Task requirements:
Restate the lines word for word, from the one containing "P1 = (61.79, 27.07)" through the last line of the entries below, without any other lines.

═══ Available data

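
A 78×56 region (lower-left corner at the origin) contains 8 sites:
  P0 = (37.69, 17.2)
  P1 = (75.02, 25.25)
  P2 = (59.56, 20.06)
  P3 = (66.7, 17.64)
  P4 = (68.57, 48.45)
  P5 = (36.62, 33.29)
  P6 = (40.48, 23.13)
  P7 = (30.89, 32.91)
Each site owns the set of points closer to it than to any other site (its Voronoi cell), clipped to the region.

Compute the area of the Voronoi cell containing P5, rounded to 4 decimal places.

Area of P5's cell: 457.0589

1. box [0,78]×[0,56]: [(0, 0) (78, 0) (78, 56) (0, 56)]
2. ⊥bis P5·P0 via (37.155,25.245): [(0, 22.7742) (78, 27.9612) (78, 56) (0, 56)]  |A|=2389.3199
3. ⊥bis P5·P1 via (55.82,29.27): [(0, 22.7742) (55.2289, 26.4469) (61.4166, 56) (0, 56)]  |A|=1825.0381
4. ⊥bis P5·P2 via (48.09,26.675): [(0, 22.7742) (47.6685, 25.9442) (59.3728, 46.2387) (61.4166, 56) (0, 56)]  |A|=1751.2627
5. ⊥bis P5·P3 via (51.66,25.465): [(0, 22.7742) (47.6685, 25.9442) (59.3728, 46.2387) (61.4166, 56) (0, 56)]  |A|=1751.2627
6. ⊥bis P5·P4 via (52.595,40.87): [(0, 22.7742) (47.6685, 25.9442) (54.2568, 37.3678) (45.4159, 56) (0, 56)]  |A|=1586.2945
7. ⊥bis P5·P6 via (38.55,28.21): [(0, 22.7742) (29.3858, 24.7283) (51.9005, 33.2821) (54.2568, 37.3678) (45.4159, 56) (0, 56)]  |A|=1521.7883
8. ⊥bis P5·P7 via (33.755,33.1): [(34.1892, 26.5532) (51.9005, 33.2821) (54.2568, 37.3678) (45.4159, 56) (32.2363, 56)]  |A|=457.0589
9. canonical 5-gon: [(34.1892, 26.5532) (51.9005, 33.2821) (54.2568, 37.3678) (45.4159, 56) (32.2363, 56)]
10. shoelace: 457.0589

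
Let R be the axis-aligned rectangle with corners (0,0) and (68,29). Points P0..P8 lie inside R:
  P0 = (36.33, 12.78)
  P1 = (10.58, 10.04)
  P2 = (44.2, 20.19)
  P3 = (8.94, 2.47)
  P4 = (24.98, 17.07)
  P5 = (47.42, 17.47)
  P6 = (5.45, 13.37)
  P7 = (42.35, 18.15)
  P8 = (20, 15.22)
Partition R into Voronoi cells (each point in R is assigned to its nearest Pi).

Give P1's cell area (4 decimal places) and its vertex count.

1. box [0,68]×[0,29]: [(0, 0) (68, 0) (68, 29) (0, 29)]
2. ⊥bis P1·P0 via (23.455,11.41): [(0, 0) (24.6691, 0) (21.5833, 29) (0, 29)]  |A|=670.6598
3. ⊥bis P1·P2 via (27.39,15.115): [(0, 0) (24.6691, 0) (21.5833, 29) (0, 29)]  |A|=670.6598
4. ⊥bis P1·P3 via (9.76,6.255): [(0, 8.3695) (24.3396, 3.0964) (21.5833, 29) (0, 29)]  |A|=530.6124
5. ⊥bis P1·P4 via (17.78,13.555): [(0, 8.3695) (22.7139, 3.4486) (10.2398, 29) (0, 29)]  |A|=365.121
6. ⊥bis P1·P5 via (29,13.755): [(0, 8.3695) (22.7139, 3.4486) (10.2398, 29) (0, 29)]  |A|=365.121
7. ⊥bis P1·P6 via (8.015,11.705): [(5.1286, 7.2584) (22.7139, 3.4486) (14.1038, 21.0851)]  |A|=138.6704
8. ⊥bis P1·P7 via (26.465,14.095): [(5.1286, 7.2584) (22.7139, 3.4486) (14.1038, 21.0851)]  |A|=138.6704
9. ⊥bis P1·P8 via (15.29,12.63): [(12.2289, 18.1967) (5.1286, 7.2584) (20.0176, 4.0328)]  |A|=92.8817
10. canonical 3-gon: [(12.2289, 18.1967) (5.1286, 7.2584) (20.0176, 4.0328)]
11. shoelace: 92.8817

Area of P1's cell: 92.8817 (3 vertices)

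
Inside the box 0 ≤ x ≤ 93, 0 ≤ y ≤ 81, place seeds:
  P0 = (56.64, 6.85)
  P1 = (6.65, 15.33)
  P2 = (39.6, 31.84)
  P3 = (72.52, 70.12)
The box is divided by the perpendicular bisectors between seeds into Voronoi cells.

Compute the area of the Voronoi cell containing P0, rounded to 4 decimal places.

1. box [0,93]×[0,81]: [(0, 0) (93, 0) (93, 81) (0, 81)]
2. ⊥bis P0·P1 via (31.645,11.09): [(29.7638, 0) (93, 0) (93, 81) (43.5041, 81)]  |A|=4565.6514
3. ⊥bis P0·P2 via (48.12,19.345): [(31.0736, 7.7215) (29.7638, 0) (93, 0) (93, 49.9474)]  |A|=1790.673
4. ⊥bis P0·P3 via (64.58,38.485): [(73.0661, 36.3551) (31.0736, 7.7215) (29.7638, 0) (93, 0) (93, 31.3519)]  |A|=1605.3326
5. canonical 5-gon: [(73.0661, 36.3551) (31.0736, 7.7215) (29.7638, 0) (93, 0) (93, 31.3519)]
6. shoelace: 1605.3326

Area of P0's cell: 1605.3326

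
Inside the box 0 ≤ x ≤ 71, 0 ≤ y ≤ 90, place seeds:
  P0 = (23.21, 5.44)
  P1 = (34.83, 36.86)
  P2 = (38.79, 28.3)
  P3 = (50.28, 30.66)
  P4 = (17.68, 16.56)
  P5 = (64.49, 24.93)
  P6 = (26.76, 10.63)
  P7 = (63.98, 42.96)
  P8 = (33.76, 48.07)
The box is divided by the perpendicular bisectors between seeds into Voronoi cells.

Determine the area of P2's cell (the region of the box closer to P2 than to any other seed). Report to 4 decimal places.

1. box [0,71]×[0,90]: [(0, 0) (71, 0) (71, 90) (0, 90)]
2. ⊥bis P2·P0 via (31,16.87): [(0, 37.9977) (55.7528, 0) (71, 0) (71, 90) (0, 90)]  |A|=5330.7605
3. ⊥bis P2·P1 via (36.81,32.58): [(19.6185, 24.6269) (55.7528, 0) (71, 0) (71, 48.3969)]  |A|=1431.0976
4. ⊥bis P2·P3 via (44.535,29.48): [(43.2832, 35.5746) (19.6185, 24.6269) (49.7497, 4.0913)]  |A|=407.9178
5. ⊥bis P2·P4 via (28.235,22.43): [(43.2832, 35.5746) (25.5, 27.3478) (31.5268, 16.511) (49.7497, 4.0913)]  |A|=367.8503
6. ⊥bis P2·P5 via (51.64,26.615): [(49.1008, 7.2508) (43.2832, 35.5746) (25.5, 27.3478) (31.5268, 16.511) (48.7737, 4.7565)]  |A|=366.5243
7. ⊥bis P2·P6 via (32.775,19.465): [(48.8383, 8.5289) (43.2832, 35.5746) (25.5, 27.3478) (28.1223, 22.6326)]  |A|=293.6774
8. ⊥bis P2·P7 via (51.385,35.63): [(48.8383, 8.5289) (43.2832, 35.5746) (25.5, 27.3478) (28.1223, 22.6326)]  |A|=293.6774
9. ⊥bis P2·P8 via (36.275,38.185): [(48.8383, 8.5289) (43.2832, 35.5746) (25.5, 27.3478) (28.1223, 22.6326)]  |A|=293.6774
10. canonical 4-gon: [(48.8383, 8.5289) (43.2832, 35.5746) (25.5, 27.3478) (28.1223, 22.6326)]
11. shoelace: 293.6774

Area of P2's cell: 293.6774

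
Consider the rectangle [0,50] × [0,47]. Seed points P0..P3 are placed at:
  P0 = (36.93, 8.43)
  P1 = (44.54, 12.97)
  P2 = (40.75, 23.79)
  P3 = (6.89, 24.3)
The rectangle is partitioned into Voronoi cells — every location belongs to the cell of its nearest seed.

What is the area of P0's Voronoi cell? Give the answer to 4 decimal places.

Area of P0's cell: 431.1634

1. box [0,50]×[0,47]: [(0, 0) (50, 0) (50, 47) (0, 47)]
2. ⊥bis P0·P1 via (40.735,10.7): [(0, 0) (47.1184, 0) (19.079, 47) (0, 47)]  |A|=1555.6404
3. ⊥bis P0·P2 via (38.84,16.11): [(0, 25.7694) (0, 0) (47.1184, 0) (37.2753, 16.4991)]  |A|=868.9887
4. ⊥bis P0·P3 via (21.91,16.365): [(23.757, 19.8611) (13.2644, 0) (47.1184, 0) (37.2753, 16.4991)]  |A|=431.1634
5. canonical 4-gon: [(23.757, 19.8611) (13.2644, 0) (47.1184, 0) (37.2753, 16.4991)]
6. shoelace: 431.1634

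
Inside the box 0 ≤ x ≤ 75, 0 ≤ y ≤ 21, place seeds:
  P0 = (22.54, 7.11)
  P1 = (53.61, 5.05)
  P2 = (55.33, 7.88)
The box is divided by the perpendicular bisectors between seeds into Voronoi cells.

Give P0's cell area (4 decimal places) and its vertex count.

Area of P0's cell: 804.6196 (5 vertices)

1. box [0,75]×[0,21]: [(0, 0) (75, 0) (75, 21) (0, 21)]
2. ⊥bis P0·P1 via (38.075,6.08): [(0, 0) (37.6719, 0) (39.0642, 21) (0, 21)]  |A|=805.7291
3. ⊥bis P0·P2 via (38.935,7.495): [(0, 0) (37.6719, 0) (38.7346, 16.0286) (38.6179, 21) (0, 21)]  |A|=804.6196
4. canonical 5-gon: [(0, 0) (37.6719, 0) (38.7346, 16.0286) (38.6179, 21) (0, 21)]
5. shoelace: 804.6196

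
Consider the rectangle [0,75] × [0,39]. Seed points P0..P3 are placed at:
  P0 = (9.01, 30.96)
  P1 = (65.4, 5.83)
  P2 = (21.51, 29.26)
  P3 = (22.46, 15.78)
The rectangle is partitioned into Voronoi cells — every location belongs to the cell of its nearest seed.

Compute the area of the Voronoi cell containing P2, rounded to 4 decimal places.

Area of P2's cell: 560.2860

1. box [0,75]×[0,39]: [(0, 0) (75, 0) (75, 39) (0, 39)]
2. ⊥bis P2·P0 via (15.26,30.11): [(11.165, 0) (75, 0) (75, 39) (16.469, 39)]  |A|=2386.1354
3. ⊥bis P2·P1 via (43.455,17.545): [(11.165, 0) (34.0889, 0) (54.9084, 39) (16.469, 39)]  |A|=1196.5827
4. ⊥bis P2·P3 via (21.985,22.52): [(14.1527, 21.968) (47.054, 24.2867) (54.9084, 39) (16.469, 39)]  |A|=560.286
5. canonical 4-gon: [(14.1527, 21.968) (47.054, 24.2867) (54.9084, 39) (16.469, 39)]
6. shoelace: 560.286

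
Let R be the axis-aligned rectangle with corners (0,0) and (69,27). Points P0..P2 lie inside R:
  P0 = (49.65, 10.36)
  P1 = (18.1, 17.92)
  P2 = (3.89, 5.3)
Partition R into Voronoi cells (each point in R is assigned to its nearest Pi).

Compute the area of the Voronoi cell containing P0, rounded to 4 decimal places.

1. box [0,69]×[0,27]: [(0, 0) (69, 0) (69, 27) (0, 27)]
2. ⊥bis P0·P1 via (33.875,14.14): [(30.4868, 0) (69, 0) (69, 27) (36.9565, 27)]  |A|=952.5156
3. ⊥bis P0·P2 via (26.77,7.83): [(30.4868, 0) (69, 0) (69, 27) (36.9565, 27)]  |A|=952.5156
4. canonical 4-gon: [(30.4868, 0) (69, 0) (69, 27) (36.9565, 27)]
5. shoelace: 952.5156

Area of P0's cell: 952.5156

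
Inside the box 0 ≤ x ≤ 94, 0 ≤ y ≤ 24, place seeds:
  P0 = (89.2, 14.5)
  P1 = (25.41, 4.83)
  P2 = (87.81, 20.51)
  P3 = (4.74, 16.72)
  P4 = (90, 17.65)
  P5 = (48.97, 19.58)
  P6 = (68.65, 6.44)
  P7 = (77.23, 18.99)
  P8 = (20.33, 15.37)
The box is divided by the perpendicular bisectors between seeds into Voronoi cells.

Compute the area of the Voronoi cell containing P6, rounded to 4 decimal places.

Area of P6's cell: 368.7531

1. box [0,94]×[0,24]: [(0, 0) (94, 0) (94, 24) (0, 24)]
2. ⊥bis P6·P0 via (78.925,10.47): [(0, 0) (83.0315, 0) (73.6183, 24) (0, 24)]  |A|=1879.7979
3. ⊥bis P6·P1 via (47.03,5.635): [(47.2398, 0) (83.0315, 0) (73.6183, 24) (46.3462, 24)]  |A|=756.7658
4. ⊥bis P6·P2 via (78.23,13.475): [(47.2398, 0) (83.0315, 0) (77.192, 14.8885) (70.501, 24) (46.3462, 24)]  |A|=742.5642
5. ⊥bis P6·P3 via (36.695,11.58): [(47.2398, 0) (83.0315, 0) (77.192, 14.8885) (70.501, 24) (46.3462, 24)]  |A|=742.5642
6. ⊥bis P6·P4 via (79.325,12.045): [(47.2398, 0) (83.0315, 0) (77.192, 14.8885) (70.501, 24) (46.3462, 24)]  |A|=742.5642
7. ⊥bis P6·P5 via (58.81,13.01): [(50.1234, 0) (83.0315, 0) (77.192, 14.8885) (70.501, 24) (66.1478, 24)]  |A|=470.3409
8. ⊥bis P6·P7 via (72.94,12.715): [(63.1032, 19.4401) (50.1234, 0) (83.0315, 0) (79.9147, 7.9466)]  |A|=368.7531
9. ⊥bis P6·P8 via (44.49,10.905): [(63.1032, 19.4401) (50.1234, 0) (83.0315, 0) (79.9147, 7.9466)]  |A|=368.7531
10. canonical 4-gon: [(63.1032, 19.4401) (50.1234, 0) (83.0315, 0) (79.9147, 7.9466)]
11. shoelace: 368.7531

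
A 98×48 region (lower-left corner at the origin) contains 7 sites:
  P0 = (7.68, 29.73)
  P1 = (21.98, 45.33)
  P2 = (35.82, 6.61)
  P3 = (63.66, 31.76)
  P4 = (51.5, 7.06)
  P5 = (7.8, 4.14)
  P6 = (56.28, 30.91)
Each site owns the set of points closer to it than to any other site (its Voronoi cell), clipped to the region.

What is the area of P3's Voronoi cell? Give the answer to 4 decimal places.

Area of P3's cell: 1493.3032

1. box [0,98]×[0,48]: [(0, 0) (98, 0) (98, 48) (0, 48)]
2. ⊥bis P3·P0 via (35.67,30.745): [(36.7849, 0) (98, 0) (98, 48) (35.0443, 48)]  |A|=2980.0995
3. ⊥bis P3·P1 via (42.82,38.545): [(36.1321, 18.0031) (36.7849, 0) (98, 0) (98, 48) (45.8983, 48)]  |A|=2817.3059
4. ⊥bis P3·P2 via (49.74,19.185): [(40.0199, 29.9447) (67.0713, 0) (98, 0) (98, 48) (45.8983, 48)]  |A|=2324.9527
5. ⊥bis P3·P4 via (57.58,19.41): [(40.0199, 29.9447) (43.0944, 26.5413) (97.0066, 0) (98, 0) (98, 48) (45.8983, 48)]  |A|=1927.6913
6. ⊥bis P3·P5 via (35.73,17.95): [(40.0199, 29.9447) (43.0944, 26.5413) (97.0066, 0) (98, 0) (98, 48) (45.8983, 48)]  |A|=1927.6913
7. ⊥bis P3·P6 via (59.97,31.335): [(61.5697, 17.4458) (97.0066, 0) (98, 0) (98, 48) (58.0506, 48)]  |A|=1493.3032
8. canonical 5-gon: [(61.5697, 17.4458) (97.0066, 0) (98, 0) (98, 48) (58.0506, 48)]
9. shoelace: 1493.3032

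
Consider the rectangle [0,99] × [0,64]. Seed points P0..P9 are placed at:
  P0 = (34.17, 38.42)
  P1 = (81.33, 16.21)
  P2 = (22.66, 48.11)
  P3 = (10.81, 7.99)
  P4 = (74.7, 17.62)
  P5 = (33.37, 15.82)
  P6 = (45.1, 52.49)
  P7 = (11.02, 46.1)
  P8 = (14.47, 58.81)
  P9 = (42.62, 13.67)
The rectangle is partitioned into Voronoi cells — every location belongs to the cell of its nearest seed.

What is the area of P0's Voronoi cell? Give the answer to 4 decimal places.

1. box [0,99]×[0,64]: [(0, 0) (99, 0) (99, 64) (0, 64)]
2. ⊥bis P0·P1 via (57.75,27.315): [(0, 0) (44.886, 0) (75.0268, 64) (0, 64)]  |A|=3837.2096
3. ⊥bis P0·P2 via (28.415,43.265): [(0, 9.513) (0, 0) (44.886, 0) (75.0268, 64) (45.8713, 64)]  |A|=2587.5151
4. ⊥bis P0·P3 via (22.49,23.205): [(15.8307, 28.3171) (46.9657, 4.4159) (75.0268, 64) (45.8713, 64)]  |A|=1783.0975
5. ⊥bis P0·P4 via (54.435,28.02): [(15.8307, 28.3171) (43.634, 6.9736) (72.8999, 64) (45.8713, 64)]  |A|=1587.3102
6. ⊥bis P0·P5 via (33.77,27.12): [(15.8307, 28.3171) (16.5983, 27.7278) (53.6127, 26.4176) (72.8999, 64) (45.8713, 64)]  |A|=1220.9184
7. ⊥bis P0·P6 via (39.635,45.455): [(33.9661, 49.8588) (15.8307, 28.3171) (16.5983, 27.7278) (53.6127, 26.4176) (56.6137, 32.2654)]  |A|=527.1882
8. ⊥bis P0·P7 via (22.595,42.26): [(33.9661, 49.8588) (19.3603, 32.5097) (17.7603, 27.6867) (53.6127, 26.4176) (56.6137, 32.2654)]  |A|=521.7041
9. ⊥bis P0·P8 via (24.32,48.615): [(33.9661, 49.8588) (19.3603, 32.5097) (17.7603, 27.6867) (53.6127, 26.4176) (56.6137, 32.2654)]  |A|=521.7041
10. ⊥bis P0·P9 via (38.395,26.045): [(33.9661, 49.8588) (19.3603, 32.5097) (17.7603, 27.6867) (40.8134, 26.8707) (56.6136, 32.2651) (56.6137, 32.2654)]  |A|=483.6027
11. canonical 6-gon: [(33.9661, 49.8588) (19.3603, 32.5097) (17.7603, 27.6867) (40.8134, 26.8707) (56.6136, 32.2651) (56.6137, 32.2654)]
12. shoelace: 483.6027

Area of P0's cell: 483.6027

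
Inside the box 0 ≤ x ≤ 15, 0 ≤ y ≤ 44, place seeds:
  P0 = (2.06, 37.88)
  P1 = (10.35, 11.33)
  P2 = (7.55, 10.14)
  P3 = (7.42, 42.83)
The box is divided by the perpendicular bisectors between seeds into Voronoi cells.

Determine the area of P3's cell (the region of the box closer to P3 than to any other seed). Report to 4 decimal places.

Area of P3's cell: 100.5259

1. box [0,15]×[0,44]: [(0, 0) (15, 0) (15, 44) (0, 44)]
2. ⊥bis P3·P0 via (4.74,40.355): [(15, 29.2452) (15, 44) (1.3738, 44)]  |A|=100.5259
3. ⊥bis P3·P1 via (8.885,27.08): [(15, 29.2452) (15, 44) (1.3738, 44)]  |A|=100.5259
4. ⊥bis P3·P2 via (7.485,26.485): [(15, 29.2452) (15, 44) (1.3738, 44)]  |A|=100.5259
5. canonical 3-gon: [(15, 29.2452) (15, 44) (1.3738, 44)]
6. shoelace: 100.5259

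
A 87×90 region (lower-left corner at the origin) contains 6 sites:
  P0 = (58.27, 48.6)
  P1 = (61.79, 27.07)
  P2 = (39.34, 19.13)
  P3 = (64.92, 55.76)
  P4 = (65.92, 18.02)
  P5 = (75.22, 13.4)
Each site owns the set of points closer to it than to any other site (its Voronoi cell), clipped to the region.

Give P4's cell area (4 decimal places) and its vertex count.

Area of P4's cell: 363.3465 (4 vertices)

1. box [0,87]×[0,90]: [(0, 0) (87, 0) (87, 90) (0, 90)]
2. ⊥bis P4·P0 via (62.095,33.31): [(0, 17.7761) (0, 0) (87, 0) (87, 39.5403)]  |A|=2493.2642
3. ⊥bis P4·P1 via (63.855,22.545): [(14.4525, 0) (87, 0) (87, 33.1073)]  |A|=1200.9258
4. ⊥bis P4·P2 via (52.63,18.575): [(52.5809, 17.4) (51.8543, 0) (87, 0) (87, 33.1073)]  |A|=875.5296
5. ⊥bis P4·P3 via (65.42,36.89): [(52.5809, 17.4) (51.8543, 0) (87, 0) (87, 33.1073)]  |A|=875.5296
6. ⊥bis P4·P5 via (70.57,15.71): [(76.9295, 28.5116) (52.5809, 17.4) (51.8543, 0) (62.7657, 0)]  |A|=363.3465
7. canonical 4-gon: [(76.9295, 28.5116) (52.5809, 17.4) (51.8543, 0) (62.7657, 0)]
8. shoelace: 363.3465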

══════

Result of this task:
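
  P1 = (61.79, 27.07)
  P2 = (39.34, 19.13)
  P3 = (64.92, 55.76)
  P4 = (65.92, 18.02)
  P5 = (75.22, 13.4)
Each site owns the set of points closer to it than to any other site (its Voronoi cell), clipped to the region.

Give P4's cell area (4 decimal places) and its vertex count.

Area of P4's cell: 363.3465 (4 vertices)

1. box [0,87]×[0,90]: [(0, 0) (87, 0) (87, 90) (0, 90)]
2. ⊥bis P4·P0 via (62.095,33.31): [(0, 17.7761) (0, 0) (87, 0) (87, 39.5403)]  |A|=2493.2642
3. ⊥bis P4·P1 via (63.855,22.545): [(14.4525, 0) (87, 0) (87, 33.1073)]  |A|=1200.9258
4. ⊥bis P4·P2 via (52.63,18.575): [(52.5809, 17.4) (51.8543, 0) (87, 0) (87, 33.1073)]  |A|=875.5296
5. ⊥bis P4·P3 via (65.42,36.89): [(52.5809, 17.4) (51.8543, 0) (87, 0) (87, 33.1073)]  |A|=875.5296
6. ⊥bis P4·P5 via (70.57,15.71): [(76.9295, 28.5116) (52.5809, 17.4) (51.8543, 0) (62.7657, 0)]  |A|=363.3465
7. canonical 4-gon: [(76.9295, 28.5116) (52.5809, 17.4) (51.8543, 0) (62.7657, 0)]
8. shoelace: 363.3465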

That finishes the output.